WHAT TO DO
All entries are to be given again verbatim.

[Collected data]
Content starts
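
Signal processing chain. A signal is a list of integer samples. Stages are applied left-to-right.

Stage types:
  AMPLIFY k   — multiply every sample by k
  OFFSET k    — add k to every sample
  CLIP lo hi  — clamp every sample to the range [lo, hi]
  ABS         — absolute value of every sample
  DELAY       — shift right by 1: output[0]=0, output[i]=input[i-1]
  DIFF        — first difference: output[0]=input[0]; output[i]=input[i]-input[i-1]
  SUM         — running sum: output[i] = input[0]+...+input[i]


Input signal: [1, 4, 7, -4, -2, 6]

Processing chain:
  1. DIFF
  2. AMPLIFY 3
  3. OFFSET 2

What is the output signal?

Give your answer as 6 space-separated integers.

Answer: 5 11 11 -31 8 26

Derivation:
Input: [1, 4, 7, -4, -2, 6]
Stage 1 (DIFF): s[0]=1, 4-1=3, 7-4=3, -4-7=-11, -2--4=2, 6--2=8 -> [1, 3, 3, -11, 2, 8]
Stage 2 (AMPLIFY 3): 1*3=3, 3*3=9, 3*3=9, -11*3=-33, 2*3=6, 8*3=24 -> [3, 9, 9, -33, 6, 24]
Stage 3 (OFFSET 2): 3+2=5, 9+2=11, 9+2=11, -33+2=-31, 6+2=8, 24+2=26 -> [5, 11, 11, -31, 8, 26]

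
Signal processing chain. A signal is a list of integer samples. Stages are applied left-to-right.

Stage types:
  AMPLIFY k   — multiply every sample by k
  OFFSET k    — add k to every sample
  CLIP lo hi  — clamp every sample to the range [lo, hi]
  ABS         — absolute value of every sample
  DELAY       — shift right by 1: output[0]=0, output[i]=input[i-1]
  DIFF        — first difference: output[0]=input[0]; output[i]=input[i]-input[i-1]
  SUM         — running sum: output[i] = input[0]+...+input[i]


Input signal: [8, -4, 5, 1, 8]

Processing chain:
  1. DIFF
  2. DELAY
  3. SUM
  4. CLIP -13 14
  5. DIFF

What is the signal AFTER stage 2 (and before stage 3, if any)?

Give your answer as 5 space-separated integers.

Input: [8, -4, 5, 1, 8]
Stage 1 (DIFF): s[0]=8, -4-8=-12, 5--4=9, 1-5=-4, 8-1=7 -> [8, -12, 9, -4, 7]
Stage 2 (DELAY): [0, 8, -12, 9, -4] = [0, 8, -12, 9, -4] -> [0, 8, -12, 9, -4]

Answer: 0 8 -12 9 -4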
Content ends
RESPONSE TO THE EXERCISE
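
Signal processing chain. A signal is a list of integer samples. Stages are applied left-to-right.

Stage types:
  AMPLIFY k   — multiply every sample by k
  OFFSET k    — add k to every sample
  CLIP lo hi  — clamp every sample to the range [lo, hi]
  ABS         — absolute value of every sample
  DELAY       — shift right by 1: output[0]=0, output[i]=input[i-1]
  DIFF        — first difference: output[0]=input[0]; output[i]=input[i]-input[i-1]
  SUM         — running sum: output[i] = input[0]+...+input[i]


Input signal: [1, 4, 7, -4, -2, 6]

Processing chain:
  1. DIFF
  2. AMPLIFY 3
  3. OFFSET 2

What is the output signal?

Give your answer as 6 space-separated integers.

Answer: 5 11 11 -31 8 26

Derivation:
Input: [1, 4, 7, -4, -2, 6]
Stage 1 (DIFF): s[0]=1, 4-1=3, 7-4=3, -4-7=-11, -2--4=2, 6--2=8 -> [1, 3, 3, -11, 2, 8]
Stage 2 (AMPLIFY 3): 1*3=3, 3*3=9, 3*3=9, -11*3=-33, 2*3=6, 8*3=24 -> [3, 9, 9, -33, 6, 24]
Stage 3 (OFFSET 2): 3+2=5, 9+2=11, 9+2=11, -33+2=-31, 6+2=8, 24+2=26 -> [5, 11, 11, -31, 8, 26]

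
Signal processing chain. A signal is a list of integer samples. Stages are applied left-to-right.

Stage types:
  AMPLIFY k   — multiply every sample by k
  OFFSET k    — add k to every sample
  CLIP lo hi  — clamp every sample to the range [lo, hi]
  ABS         — absolute value of every sample
  DELAY       — shift right by 1: output[0]=0, output[i]=input[i-1]
  DIFF        — first difference: output[0]=input[0]; output[i]=input[i]-input[i-1]
  SUM         — running sum: output[i] = input[0]+...+input[i]


Input signal: [8, -4, 5, 1, 8]

Processing chain:
  1. DIFF
  2. DELAY
  3. SUM
  4. CLIP -13 14
  5. DIFF

What is the signal AFTER stage 2 (and before stage 3, if any)?

Give your answer as 5 space-separated integers.

Input: [8, -4, 5, 1, 8]
Stage 1 (DIFF): s[0]=8, -4-8=-12, 5--4=9, 1-5=-4, 8-1=7 -> [8, -12, 9, -4, 7]
Stage 2 (DELAY): [0, 8, -12, 9, -4] = [0, 8, -12, 9, -4] -> [0, 8, -12, 9, -4]

Answer: 0 8 -12 9 -4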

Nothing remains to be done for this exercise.